Set down, please, without alteration, the lines of the entries below from the first through the one containing "17.8 | 19.7 |".

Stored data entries
+---+

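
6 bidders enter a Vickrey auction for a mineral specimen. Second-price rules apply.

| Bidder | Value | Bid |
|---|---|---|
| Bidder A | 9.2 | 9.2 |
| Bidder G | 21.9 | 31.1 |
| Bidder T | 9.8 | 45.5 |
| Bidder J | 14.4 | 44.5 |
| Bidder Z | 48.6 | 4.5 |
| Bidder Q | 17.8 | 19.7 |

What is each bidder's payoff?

Payoffs: Bidder A 0.0, Bidder G 0.0, Bidder T -34.7, Bidder J 0.0, Bidder Z 0.0, Bidder Q 0.0.

Sorted high to low: Bidder T 45.5; Bidder J 44.5; Bidder G 31.1; Bidder Q 19.7; Bidder A 9.2; Bidder Z 4.5.
Bidder T has the top bid and wins; the price is the second-highest bid, 44.5.
Bidder T's payoff = 9.8 − 44.5 = -34.7. All other bidders lose, so their payoff is 0.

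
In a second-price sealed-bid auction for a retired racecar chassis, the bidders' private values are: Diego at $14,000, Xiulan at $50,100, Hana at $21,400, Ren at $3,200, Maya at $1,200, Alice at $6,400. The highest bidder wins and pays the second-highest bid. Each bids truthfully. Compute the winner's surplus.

Ranking the bids: Xiulan $50,100; Hana $21,400; Diego $14,000; Alice $6,400; Ren $3,200; Maya $1,200.
Xiulan wins with the top bid and pays the second-highest, $21,400.
Surplus = $50,100 − $21,400 = $28,700.

Surplus = $28,700.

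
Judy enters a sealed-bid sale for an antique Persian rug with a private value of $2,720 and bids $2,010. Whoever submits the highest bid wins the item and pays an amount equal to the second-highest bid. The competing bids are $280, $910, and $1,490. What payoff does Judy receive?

$1,230

Highest competing bid: $1,490.
Judy's bid $2,010 is the highest overall, so Judy wins and pays the second-highest bid, $1,490.
Payoff = value − price = $2,720 − $1,490 = $1,230.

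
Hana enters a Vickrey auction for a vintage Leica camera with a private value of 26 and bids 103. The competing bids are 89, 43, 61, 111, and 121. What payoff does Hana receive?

Highest competing bid: 121.
Hana's bid 103 is not the highest, so Hana loses, pays nothing, and earns zero payoff.

Payoff = 0.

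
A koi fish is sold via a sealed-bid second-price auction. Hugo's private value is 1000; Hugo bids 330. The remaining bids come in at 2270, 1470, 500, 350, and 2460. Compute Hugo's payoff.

Highest competing bid: 2460.
Hugo's bid 330 is not the highest, so Hugo loses, pays nothing, and earns zero payoff.

0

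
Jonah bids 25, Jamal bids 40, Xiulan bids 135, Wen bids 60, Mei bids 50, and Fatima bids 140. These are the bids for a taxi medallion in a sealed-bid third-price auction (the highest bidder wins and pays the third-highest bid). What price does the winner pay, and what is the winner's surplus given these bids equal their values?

Price 60; surplus 80.

Ranking the bids: Fatima 140 > Xiulan 135 > Wen 60 > Mei 50 > Jamal 40 > Jonah 25.
Fatima is the highest bidder, so Fatima wins.
Under the third-price rule, the price is the third-highest bid: 60.
Surplus = 140 − 60 = 80.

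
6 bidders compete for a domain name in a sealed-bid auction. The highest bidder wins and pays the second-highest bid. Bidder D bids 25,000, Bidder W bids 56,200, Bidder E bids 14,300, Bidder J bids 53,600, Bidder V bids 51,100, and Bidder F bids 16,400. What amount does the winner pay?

The winner pays 53,600.

Bids in descending order: Bidder W 56,200; Bidder J 53,600; Bidder V 51,100; Bidder D 25,000; Bidder F 16,400; Bidder E 14,300.
Bidder W has the highest bid, so Bidder W wins.
The second-highest bid is 53,600, so that is what Bidder W pays.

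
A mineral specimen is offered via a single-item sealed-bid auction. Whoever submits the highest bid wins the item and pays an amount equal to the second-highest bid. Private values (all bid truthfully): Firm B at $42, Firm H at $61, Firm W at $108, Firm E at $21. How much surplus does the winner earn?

$47

Ranking the bids: Firm W $108, then Firm H $61, then Firm B $42, then Firm E $21.
Firm W wins with the top bid and pays the second-highest, $61.
Surplus = $108 − $61 = $47.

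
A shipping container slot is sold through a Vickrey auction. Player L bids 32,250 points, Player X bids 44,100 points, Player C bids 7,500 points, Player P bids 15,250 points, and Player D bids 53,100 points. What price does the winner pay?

Bids in descending order: Player D 53,100 points > Player X 44,100 points > Player L 32,250 points > Player P 15,250 points > Player C 7,500 points.
Player D has the highest bid, so Player D wins.
The second-highest bid is 44,100 points, so that is what Player D pays.

Price paid: 44,100 points.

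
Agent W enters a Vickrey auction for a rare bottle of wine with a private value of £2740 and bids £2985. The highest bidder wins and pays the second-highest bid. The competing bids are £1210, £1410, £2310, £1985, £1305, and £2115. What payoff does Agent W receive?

Highest competing bid: £2310.
Agent W's bid £2985 is the highest overall, so Agent W wins and pays the second-highest bid, £2310.
Payoff = value − price = £2740 − £2310 = £430.

Payoff = £430.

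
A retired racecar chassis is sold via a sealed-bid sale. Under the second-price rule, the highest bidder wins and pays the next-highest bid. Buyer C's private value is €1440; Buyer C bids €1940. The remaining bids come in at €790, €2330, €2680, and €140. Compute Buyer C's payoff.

Highest competing bid: €2680.
Buyer C's bid €1940 is not the highest, so Buyer C loses, pays nothing, and earns zero payoff.

Buyer C's payoff: €0.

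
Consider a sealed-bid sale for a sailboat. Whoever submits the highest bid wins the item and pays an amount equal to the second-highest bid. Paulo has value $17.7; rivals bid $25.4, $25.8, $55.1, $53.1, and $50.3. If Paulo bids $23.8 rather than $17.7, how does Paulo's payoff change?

$0.0

The highest competing bid is $55.1.
Bidding truthfully at $17.7: the top bid is $55.1 (a rival), so Paulo loses. Payoff = $0.0.
Bidding $23.8: the top bid is $55.1 (a rival), so Paulo loses. Payoff = $0.0.
Change = $0.0 − $0.0 = $0.0.
The bid only affects whether you win, not the price — here both bids land on the same side of the top rival bid, so the deviation is payoff-neutral.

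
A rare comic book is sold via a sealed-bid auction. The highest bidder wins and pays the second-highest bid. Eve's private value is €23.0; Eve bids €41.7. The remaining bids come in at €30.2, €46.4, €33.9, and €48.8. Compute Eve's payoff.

Payoff = €0.0.

Highest competing bid: €48.8.
Eve's bid €41.7 is not the highest, so Eve loses, pays nothing, and earns zero payoff.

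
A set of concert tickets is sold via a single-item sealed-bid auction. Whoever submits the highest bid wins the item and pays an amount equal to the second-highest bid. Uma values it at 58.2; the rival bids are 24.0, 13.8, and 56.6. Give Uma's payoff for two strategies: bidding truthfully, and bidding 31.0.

(a) 1.6  (b) 0.0

The highest competing bid is 56.6.
Bidding truthfully at 58.2: Uma has the top bid, wins, and pays the second-highest bid 56.6. Payoff = 58.2 − 56.6 = 1.6.
Bidding 31.0: the top bid is 56.6 (a rival), so Uma loses. Payoff = 0.0.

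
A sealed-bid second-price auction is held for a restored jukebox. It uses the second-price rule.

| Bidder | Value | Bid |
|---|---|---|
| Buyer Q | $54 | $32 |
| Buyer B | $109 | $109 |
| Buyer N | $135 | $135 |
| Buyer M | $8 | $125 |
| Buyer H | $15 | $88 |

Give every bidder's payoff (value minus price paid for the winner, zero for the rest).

Buyer Q $0, Buyer B $0, Buyer N $10, Buyer M $0, Buyer H $0.

Ranking the bids: Buyer N $135 > Buyer M $125 > Buyer B $109 > Buyer H $88 > Buyer Q $32.
Buyer N has the top bid and wins; the price is the second-highest bid, $125.
Buyer N's payoff = $135 − $125 = $10. All other bidders lose, so their payoff is 0.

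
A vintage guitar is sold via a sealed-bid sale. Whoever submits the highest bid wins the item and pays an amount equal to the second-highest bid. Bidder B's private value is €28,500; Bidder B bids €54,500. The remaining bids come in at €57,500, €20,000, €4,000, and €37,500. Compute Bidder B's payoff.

Bidder B's payoff: €0.

Highest competing bid: €57,500.
Bidder B's bid €54,500 is not the highest, so Bidder B loses, pays nothing, and earns zero payoff.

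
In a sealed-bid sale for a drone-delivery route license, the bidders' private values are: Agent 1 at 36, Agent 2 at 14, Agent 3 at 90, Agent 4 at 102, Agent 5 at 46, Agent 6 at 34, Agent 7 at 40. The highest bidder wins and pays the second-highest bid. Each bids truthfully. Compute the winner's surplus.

Ordered from highest: Agent 4 102; Agent 3 90; Agent 5 46; Agent 7 40; Agent 1 36; Agent 6 34; Agent 2 14.
Agent 4 wins with the top bid and pays the second-highest, 90.
Surplus = 102 − 90 = 12.

Surplus = 12.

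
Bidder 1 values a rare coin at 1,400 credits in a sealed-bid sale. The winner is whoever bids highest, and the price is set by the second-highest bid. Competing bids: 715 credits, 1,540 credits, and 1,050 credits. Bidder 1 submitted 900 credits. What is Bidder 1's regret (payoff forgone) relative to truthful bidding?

The highest competing bid is 1,540 credits.
Bidding truthfully at 1,400 credits: the top bid is 1,540 credits (a rival), so Bidder 1 loses. Payoff = 0 credits.
Bidding 900 credits: the top bid is 1,540 credits (a rival), so Bidder 1 loses. Payoff = 0 credits.
Regret = truthful payoff − actual payoff = 0 credits − 0 credits = 0 credits.
The bid only affects whether you win, not the price — here both bids land on the same side of the top rival bid, so the deviation is payoff-neutral.

0 credits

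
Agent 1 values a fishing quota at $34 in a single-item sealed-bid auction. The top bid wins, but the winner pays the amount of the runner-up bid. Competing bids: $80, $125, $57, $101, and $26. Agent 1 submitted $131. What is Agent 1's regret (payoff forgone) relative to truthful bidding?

Regret: $91.

The highest competing bid is $125.
Bidding truthfully at $34: the top bid is $125 (a rival), so Agent 1 loses. Payoff = $0.
Bidding $131: Agent 1 has the top bid, wins, and pays the second-highest bid $125. Payoff = $34 − $125 = -$91.
Regret = truthful payoff − actual payoff = $0 − -$91 = $91.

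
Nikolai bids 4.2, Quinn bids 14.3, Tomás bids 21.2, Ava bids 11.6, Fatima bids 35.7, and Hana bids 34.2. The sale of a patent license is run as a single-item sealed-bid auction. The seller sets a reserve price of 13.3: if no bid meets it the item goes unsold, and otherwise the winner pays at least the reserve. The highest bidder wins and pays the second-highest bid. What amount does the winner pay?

The winner pays 34.2.

Ranking the bids: Fatima 35.7 > Hana 34.2 > Tomás 21.2 > Quinn 14.3 > Ava 11.6 > Nikolai 4.2.
Fatima has the highest bid, so Fatima wins.
The second-highest bid is 34.2, which exceeds the reserve, so that sets the price.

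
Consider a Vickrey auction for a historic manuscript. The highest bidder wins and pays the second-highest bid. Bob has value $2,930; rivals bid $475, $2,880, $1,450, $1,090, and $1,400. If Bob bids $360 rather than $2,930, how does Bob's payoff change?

The highest competing bid is $2,880.
Bidding truthfully at $2,930: Bob has the top bid, wins, and pays the second-highest bid $2,880. Payoff = $2,930 − $2,880 = $50.
Bidding $360: the top bid is $2,880 (a rival), so Bob loses. Payoff = $0.
Change = $0 − $50 = -$50.
This is the dominant-strategy logic: truthful bidding weakly beats any alternative.

-$50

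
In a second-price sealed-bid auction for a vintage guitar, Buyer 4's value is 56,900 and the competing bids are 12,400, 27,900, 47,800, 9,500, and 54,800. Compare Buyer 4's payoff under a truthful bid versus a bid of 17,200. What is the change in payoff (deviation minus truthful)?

The highest competing bid is 54,800.
Bidding truthfully at 56,900: Buyer 4 has the top bid, wins, and pays the second-highest bid 54,800. Payoff = 56,900 − 54,800 = 2,100.
Bidding 17,200: the top bid is 54,800 (a rival), so Buyer 4 loses. Payoff = 0.
Change = 0 − 2,100 = -2,100.
This is the dominant-strategy logic: truthful bidding weakly beats any alternative.

-2,100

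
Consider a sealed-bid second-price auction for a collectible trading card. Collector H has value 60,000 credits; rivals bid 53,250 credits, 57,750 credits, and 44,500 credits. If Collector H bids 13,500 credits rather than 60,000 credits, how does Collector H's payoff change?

Change in payoff: -2,250 credits.

The highest competing bid is 57,750 credits.
Bidding truthfully at 60,000 credits: Collector H has the top bid, wins, and pays the second-highest bid 57,750 credits. Payoff = 60,000 credits − 57,750 credits = 2,250 credits.
Bidding 13,500 credits: the top bid is 57,750 credits (a rival), so Collector H loses. Payoff = 0 credits.
Change = 0 credits − 2,250 credits = -2,250 credits.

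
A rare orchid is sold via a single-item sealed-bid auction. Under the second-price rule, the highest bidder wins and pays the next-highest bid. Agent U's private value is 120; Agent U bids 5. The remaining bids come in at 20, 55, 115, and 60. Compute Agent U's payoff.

Payoff = 0.

Highest competing bid: 115.
Agent U's bid 5 is not the highest, so Agent U loses, pays nothing, and earns zero payoff.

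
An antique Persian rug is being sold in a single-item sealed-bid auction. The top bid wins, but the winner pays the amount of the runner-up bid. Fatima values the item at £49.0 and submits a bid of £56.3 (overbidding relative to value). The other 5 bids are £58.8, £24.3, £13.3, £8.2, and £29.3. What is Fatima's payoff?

Payoff = £0.0.

Highest competing bid: £58.8.
Fatima's bid £56.3 is not the highest, so Fatima loses, pays nothing, and earns zero payoff.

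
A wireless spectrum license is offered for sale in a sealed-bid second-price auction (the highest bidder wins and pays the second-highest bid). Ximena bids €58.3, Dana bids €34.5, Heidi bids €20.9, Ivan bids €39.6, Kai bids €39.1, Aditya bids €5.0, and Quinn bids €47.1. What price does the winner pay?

Price paid: €47.1.

Ranking the bids: Ximena €58.3; Quinn €47.1; Ivan €39.6; Kai €39.1; Dana €34.5; Heidi €20.9; Aditya €5.0.
Ximena is the highest bidder, so Ximena wins.
Under the second-price rule, the price is the second-highest bid: €47.1.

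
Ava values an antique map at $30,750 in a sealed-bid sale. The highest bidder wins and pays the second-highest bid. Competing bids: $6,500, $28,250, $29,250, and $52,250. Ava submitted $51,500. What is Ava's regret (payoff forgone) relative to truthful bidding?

$0

The highest competing bid is $52,250.
Bidding truthfully at $30,750: the top bid is $52,250 (a rival), so Ava loses. Payoff = $0.
Bidding $51,500: the top bid is $52,250 (a rival), so Ava loses. Payoff = $0.
Regret = truthful payoff − actual payoff = $0 − $0 = $0.
The bid only affects whether you win, not the price — here both bids land on the same side of the top rival bid, so the deviation is payoff-neutral.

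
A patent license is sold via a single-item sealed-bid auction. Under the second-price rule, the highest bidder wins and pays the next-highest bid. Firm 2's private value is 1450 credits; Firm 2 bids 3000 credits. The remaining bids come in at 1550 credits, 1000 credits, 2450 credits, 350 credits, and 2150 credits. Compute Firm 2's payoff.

-1000 credits

Highest competing bid: 2450 credits.
Firm 2's bid 3000 credits is the highest overall, so Firm 2 wins and pays the second-highest bid, 2450 credits.
Payoff = value − price = 1450 credits − 2450 credits = -1000 credits.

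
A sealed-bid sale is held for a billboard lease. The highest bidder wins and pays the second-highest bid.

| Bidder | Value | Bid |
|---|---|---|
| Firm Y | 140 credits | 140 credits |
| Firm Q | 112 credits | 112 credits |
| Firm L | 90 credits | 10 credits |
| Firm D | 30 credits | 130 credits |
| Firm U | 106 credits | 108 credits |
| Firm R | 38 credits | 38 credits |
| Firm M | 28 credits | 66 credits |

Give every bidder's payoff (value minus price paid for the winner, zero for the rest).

Payoffs: Firm Y 10 credits, Firm Q 0 credits, Firm L 0 credits, Firm D 0 credits, Firm U 0 credits, Firm R 0 credits, Firm M 0 credits.

Sorted high to low: Firm Y 140 credits, then Firm D 130 credits, then Firm Q 112 credits, then Firm U 108 credits, then Firm M 66 credits, then Firm R 38 credits, then Firm L 10 credits.
Firm Y has the top bid and wins; the price is the second-highest bid, 130 credits.
Firm Y's payoff = 140 credits − 130 credits = 10 credits. All other bidders lose, so their payoff is 0.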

+---+

*Exercise output*
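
6 bidders enter a Vickrey auction for a mineral specimen. Second-price rules apply.

| Bidder | Value | Bid |
|---|---|---|
| Bidder A | 9.2 | 9.2 |
| Bidder G | 21.9 | 31.1 |
| Bidder T | 9.8 | 45.5 |
| Bidder J | 14.4 | 44.5 |
| Bidder Z | 48.6 | 4.5 |
| Bidder Q | 17.8 | 19.7 |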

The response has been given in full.